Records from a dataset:
Content starts
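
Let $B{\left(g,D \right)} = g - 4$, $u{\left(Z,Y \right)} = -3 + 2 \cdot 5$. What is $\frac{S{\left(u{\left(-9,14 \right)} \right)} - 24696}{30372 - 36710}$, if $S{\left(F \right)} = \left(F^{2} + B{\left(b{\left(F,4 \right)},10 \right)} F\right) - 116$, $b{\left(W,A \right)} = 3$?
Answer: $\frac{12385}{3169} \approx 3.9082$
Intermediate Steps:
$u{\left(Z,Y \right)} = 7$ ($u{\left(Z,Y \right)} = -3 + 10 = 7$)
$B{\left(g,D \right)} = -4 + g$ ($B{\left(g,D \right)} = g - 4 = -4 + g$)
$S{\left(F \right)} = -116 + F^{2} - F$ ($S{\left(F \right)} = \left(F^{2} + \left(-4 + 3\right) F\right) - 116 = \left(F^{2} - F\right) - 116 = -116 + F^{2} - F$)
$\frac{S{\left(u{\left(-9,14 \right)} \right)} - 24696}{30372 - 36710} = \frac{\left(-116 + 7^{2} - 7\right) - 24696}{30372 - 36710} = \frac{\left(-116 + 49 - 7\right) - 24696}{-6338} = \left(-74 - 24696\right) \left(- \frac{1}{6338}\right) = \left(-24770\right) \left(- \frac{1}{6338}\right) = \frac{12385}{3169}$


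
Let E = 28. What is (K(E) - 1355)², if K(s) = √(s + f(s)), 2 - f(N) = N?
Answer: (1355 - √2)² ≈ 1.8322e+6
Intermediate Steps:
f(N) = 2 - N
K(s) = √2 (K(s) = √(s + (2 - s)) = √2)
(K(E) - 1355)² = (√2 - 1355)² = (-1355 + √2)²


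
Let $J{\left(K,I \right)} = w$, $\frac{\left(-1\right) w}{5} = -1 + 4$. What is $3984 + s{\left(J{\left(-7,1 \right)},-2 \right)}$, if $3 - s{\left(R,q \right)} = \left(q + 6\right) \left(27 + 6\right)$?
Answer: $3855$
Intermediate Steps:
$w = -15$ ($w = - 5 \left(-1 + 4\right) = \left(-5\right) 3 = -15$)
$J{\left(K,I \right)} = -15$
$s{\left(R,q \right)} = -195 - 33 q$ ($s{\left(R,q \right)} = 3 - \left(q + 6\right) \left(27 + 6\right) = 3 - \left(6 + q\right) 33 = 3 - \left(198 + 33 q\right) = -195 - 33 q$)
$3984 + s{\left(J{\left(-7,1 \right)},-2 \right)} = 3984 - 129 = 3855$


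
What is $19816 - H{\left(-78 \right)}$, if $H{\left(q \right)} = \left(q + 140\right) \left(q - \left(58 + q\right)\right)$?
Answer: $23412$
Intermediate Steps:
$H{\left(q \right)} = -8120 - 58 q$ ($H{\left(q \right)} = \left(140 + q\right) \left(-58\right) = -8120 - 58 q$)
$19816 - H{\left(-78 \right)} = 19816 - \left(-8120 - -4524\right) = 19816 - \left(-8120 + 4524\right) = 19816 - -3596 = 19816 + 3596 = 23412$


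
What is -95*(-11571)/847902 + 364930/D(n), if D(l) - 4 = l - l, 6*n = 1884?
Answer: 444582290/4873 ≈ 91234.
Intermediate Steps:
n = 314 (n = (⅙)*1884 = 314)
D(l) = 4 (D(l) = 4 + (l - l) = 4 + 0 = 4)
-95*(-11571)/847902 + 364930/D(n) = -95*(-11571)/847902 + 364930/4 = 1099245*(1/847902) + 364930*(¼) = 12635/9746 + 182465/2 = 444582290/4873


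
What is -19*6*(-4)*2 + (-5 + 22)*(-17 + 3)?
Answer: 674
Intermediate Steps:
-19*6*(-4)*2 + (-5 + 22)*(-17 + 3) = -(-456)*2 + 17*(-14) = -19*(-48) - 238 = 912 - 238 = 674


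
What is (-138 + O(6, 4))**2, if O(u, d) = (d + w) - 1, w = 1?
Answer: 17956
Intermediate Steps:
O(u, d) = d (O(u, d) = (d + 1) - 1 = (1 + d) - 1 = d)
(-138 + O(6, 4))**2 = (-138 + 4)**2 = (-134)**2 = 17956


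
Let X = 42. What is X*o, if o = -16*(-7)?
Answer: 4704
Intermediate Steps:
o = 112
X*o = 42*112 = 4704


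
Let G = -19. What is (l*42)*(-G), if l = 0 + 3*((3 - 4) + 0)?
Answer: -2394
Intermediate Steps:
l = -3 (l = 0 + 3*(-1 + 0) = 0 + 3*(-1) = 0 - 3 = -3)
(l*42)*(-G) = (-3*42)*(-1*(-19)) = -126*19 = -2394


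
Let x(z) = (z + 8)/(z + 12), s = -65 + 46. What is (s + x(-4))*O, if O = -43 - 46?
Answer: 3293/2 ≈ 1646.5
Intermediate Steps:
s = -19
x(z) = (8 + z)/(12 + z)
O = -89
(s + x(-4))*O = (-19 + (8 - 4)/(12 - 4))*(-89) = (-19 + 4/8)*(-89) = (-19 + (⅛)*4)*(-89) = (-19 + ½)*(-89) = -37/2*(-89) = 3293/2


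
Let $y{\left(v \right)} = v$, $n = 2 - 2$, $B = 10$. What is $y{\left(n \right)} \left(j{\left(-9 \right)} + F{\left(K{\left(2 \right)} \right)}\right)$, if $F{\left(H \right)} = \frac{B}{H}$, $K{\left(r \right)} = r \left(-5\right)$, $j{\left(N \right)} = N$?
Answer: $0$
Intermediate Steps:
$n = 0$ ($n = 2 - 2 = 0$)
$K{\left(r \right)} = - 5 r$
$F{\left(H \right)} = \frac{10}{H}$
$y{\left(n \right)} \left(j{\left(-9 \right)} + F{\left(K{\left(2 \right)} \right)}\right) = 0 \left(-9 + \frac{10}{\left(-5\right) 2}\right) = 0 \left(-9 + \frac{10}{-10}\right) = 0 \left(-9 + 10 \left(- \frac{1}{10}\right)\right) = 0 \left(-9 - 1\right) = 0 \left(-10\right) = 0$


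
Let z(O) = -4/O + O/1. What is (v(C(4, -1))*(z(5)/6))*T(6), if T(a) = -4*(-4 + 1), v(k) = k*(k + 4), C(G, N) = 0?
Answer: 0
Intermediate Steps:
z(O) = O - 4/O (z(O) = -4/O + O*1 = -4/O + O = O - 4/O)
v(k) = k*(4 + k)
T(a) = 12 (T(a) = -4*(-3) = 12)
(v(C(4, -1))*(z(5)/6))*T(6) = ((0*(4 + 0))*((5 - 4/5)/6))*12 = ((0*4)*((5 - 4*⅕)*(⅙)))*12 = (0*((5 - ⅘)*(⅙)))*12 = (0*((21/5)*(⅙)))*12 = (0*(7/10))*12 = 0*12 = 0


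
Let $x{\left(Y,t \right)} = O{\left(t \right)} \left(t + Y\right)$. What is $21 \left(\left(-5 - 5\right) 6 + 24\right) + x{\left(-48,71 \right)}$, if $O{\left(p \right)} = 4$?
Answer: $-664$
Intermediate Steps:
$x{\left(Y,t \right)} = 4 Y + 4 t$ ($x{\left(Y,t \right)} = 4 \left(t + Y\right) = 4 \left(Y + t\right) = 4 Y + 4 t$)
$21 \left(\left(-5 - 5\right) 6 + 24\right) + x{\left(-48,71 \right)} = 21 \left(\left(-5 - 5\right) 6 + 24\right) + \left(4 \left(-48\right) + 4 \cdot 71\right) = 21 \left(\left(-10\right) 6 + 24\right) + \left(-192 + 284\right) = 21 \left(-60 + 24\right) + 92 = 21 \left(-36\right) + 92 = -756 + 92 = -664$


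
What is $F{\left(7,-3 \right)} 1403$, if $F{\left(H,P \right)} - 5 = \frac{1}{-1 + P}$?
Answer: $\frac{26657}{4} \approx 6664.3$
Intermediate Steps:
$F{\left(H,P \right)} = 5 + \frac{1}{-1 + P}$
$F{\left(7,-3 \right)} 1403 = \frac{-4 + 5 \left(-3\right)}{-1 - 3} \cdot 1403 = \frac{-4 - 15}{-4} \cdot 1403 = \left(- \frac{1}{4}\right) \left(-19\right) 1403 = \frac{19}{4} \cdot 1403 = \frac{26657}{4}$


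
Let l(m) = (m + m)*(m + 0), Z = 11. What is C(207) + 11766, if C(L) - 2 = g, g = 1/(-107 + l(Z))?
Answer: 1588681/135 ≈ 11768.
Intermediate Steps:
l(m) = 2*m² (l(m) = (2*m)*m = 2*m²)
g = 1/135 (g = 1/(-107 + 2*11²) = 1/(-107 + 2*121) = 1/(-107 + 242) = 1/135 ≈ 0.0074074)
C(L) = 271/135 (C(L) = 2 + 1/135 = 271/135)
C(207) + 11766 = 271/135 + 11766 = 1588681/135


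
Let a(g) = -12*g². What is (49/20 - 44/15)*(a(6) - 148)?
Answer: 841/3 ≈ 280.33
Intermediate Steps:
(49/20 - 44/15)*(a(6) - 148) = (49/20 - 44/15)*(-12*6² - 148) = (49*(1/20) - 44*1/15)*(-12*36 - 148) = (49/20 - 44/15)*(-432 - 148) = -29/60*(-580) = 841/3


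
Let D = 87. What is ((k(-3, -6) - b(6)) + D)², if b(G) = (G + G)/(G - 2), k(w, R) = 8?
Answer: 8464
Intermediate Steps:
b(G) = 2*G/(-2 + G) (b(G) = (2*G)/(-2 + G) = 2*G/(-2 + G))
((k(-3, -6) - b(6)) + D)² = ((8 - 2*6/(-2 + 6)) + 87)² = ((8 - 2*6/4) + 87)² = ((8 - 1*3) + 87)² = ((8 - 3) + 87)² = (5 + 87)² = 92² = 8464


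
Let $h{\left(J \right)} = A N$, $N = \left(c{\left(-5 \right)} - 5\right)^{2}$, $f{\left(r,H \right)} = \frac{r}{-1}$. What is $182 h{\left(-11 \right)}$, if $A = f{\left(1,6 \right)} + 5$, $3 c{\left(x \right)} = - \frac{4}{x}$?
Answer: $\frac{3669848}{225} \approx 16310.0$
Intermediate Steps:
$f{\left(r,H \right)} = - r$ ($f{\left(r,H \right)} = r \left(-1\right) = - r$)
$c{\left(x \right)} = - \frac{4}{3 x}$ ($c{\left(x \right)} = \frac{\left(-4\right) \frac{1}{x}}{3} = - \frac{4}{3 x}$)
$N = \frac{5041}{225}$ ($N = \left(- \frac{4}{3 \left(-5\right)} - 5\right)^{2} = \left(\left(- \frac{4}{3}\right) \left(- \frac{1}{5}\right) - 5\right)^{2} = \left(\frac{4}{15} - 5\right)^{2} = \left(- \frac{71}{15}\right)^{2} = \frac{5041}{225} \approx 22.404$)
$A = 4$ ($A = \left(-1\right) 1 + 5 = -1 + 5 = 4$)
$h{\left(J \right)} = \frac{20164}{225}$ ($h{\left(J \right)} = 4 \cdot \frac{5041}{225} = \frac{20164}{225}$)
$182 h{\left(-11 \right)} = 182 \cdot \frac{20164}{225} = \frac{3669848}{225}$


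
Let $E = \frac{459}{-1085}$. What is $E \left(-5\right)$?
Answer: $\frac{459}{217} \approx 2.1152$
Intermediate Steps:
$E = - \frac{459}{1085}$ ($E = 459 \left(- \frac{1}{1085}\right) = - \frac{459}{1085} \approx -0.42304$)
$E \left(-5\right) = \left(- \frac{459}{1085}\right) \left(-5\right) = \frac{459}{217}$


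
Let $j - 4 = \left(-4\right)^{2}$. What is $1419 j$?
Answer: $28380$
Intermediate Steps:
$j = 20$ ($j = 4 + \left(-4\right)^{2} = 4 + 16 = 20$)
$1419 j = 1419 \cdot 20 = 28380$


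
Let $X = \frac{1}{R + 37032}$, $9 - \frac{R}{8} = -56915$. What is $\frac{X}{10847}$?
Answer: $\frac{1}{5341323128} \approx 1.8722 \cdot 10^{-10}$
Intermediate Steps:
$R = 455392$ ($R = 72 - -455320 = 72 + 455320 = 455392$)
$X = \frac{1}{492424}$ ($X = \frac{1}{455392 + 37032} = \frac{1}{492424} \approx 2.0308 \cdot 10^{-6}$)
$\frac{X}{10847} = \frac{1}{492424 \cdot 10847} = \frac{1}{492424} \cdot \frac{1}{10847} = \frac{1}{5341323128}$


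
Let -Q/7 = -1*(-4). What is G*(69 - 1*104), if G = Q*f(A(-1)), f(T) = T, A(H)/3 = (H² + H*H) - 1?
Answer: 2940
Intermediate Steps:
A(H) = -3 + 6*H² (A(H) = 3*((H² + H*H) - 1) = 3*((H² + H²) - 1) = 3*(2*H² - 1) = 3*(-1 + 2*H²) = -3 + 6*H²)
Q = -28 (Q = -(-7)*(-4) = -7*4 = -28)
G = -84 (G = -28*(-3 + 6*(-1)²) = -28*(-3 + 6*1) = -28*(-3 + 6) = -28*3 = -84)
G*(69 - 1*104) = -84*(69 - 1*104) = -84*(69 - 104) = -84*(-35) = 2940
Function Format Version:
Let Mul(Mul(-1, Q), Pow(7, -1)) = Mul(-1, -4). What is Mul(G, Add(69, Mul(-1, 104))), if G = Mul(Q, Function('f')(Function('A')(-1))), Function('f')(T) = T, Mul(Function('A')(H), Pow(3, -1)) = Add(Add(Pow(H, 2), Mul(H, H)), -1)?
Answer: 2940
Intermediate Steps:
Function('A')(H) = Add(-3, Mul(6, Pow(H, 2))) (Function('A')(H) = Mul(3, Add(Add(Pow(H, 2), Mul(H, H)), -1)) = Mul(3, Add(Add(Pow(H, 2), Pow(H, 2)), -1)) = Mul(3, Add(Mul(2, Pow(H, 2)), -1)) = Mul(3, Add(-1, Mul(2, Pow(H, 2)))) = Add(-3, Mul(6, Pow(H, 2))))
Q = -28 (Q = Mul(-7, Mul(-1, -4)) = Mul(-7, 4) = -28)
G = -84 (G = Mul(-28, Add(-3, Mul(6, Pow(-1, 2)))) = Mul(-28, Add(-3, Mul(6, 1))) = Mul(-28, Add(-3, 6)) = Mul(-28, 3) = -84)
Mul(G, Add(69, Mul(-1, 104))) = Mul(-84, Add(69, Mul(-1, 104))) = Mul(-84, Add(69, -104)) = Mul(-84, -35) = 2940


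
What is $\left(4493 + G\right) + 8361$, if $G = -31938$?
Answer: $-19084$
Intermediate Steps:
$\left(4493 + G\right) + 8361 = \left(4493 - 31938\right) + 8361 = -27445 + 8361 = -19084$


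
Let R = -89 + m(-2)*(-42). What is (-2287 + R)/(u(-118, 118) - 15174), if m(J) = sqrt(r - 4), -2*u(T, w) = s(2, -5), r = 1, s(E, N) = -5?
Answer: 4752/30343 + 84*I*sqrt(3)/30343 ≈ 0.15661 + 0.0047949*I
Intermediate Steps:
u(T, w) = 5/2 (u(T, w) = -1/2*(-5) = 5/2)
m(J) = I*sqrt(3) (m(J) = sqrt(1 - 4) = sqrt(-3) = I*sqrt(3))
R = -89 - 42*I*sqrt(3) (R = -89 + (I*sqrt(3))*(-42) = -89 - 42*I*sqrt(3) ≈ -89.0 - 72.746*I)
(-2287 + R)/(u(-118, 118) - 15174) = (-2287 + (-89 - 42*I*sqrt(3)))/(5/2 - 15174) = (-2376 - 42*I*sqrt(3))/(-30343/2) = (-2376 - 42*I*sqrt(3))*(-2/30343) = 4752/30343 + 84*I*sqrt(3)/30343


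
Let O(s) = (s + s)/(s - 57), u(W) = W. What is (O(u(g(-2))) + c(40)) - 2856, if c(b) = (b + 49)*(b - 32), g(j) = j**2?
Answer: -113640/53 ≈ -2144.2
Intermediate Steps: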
Content ends
Instructions for the task: Extract, please, the lines from the start of the entries above through the one with "Answer: (1355 - √2)² ≈ 1.8322e+6", both included, reproducing each exactly and adding nothing.

Answer to the problem:
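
Let $B{\left(g,D \right)} = g - 4$, $u{\left(Z,Y \right)} = -3 + 2 \cdot 5$. What is $\frac{S{\left(u{\left(-9,14 \right)} \right)} - 24696}{30372 - 36710}$, if $S{\left(F \right)} = \left(F^{2} + B{\left(b{\left(F,4 \right)},10 \right)} F\right) - 116$, $b{\left(W,A \right)} = 3$?
Answer: $\frac{12385}{3169} \approx 3.9082$
Intermediate Steps:
$u{\left(Z,Y \right)} = 7$ ($u{\left(Z,Y \right)} = -3 + 10 = 7$)
$B{\left(g,D \right)} = -4 + g$ ($B{\left(g,D \right)} = g - 4 = -4 + g$)
$S{\left(F \right)} = -116 + F^{2} - F$ ($S{\left(F \right)} = \left(F^{2} + \left(-4 + 3\right) F\right) - 116 = \left(F^{2} - F\right) - 116 = -116 + F^{2} - F$)
$\frac{S{\left(u{\left(-9,14 \right)} \right)} - 24696}{30372 - 36710} = \frac{\left(-116 + 7^{2} - 7\right) - 24696}{30372 - 36710} = \frac{\left(-116 + 49 - 7\right) - 24696}{-6338} = \left(-74 - 24696\right) \left(- \frac{1}{6338}\right) = \left(-24770\right) \left(- \frac{1}{6338}\right) = \frac{12385}{3169}$


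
Let E = 28. What is (K(E) - 1355)², if K(s) = √(s + f(s)), 2 - f(N) = N?
Answer: (1355 - √2)² ≈ 1.8322e+6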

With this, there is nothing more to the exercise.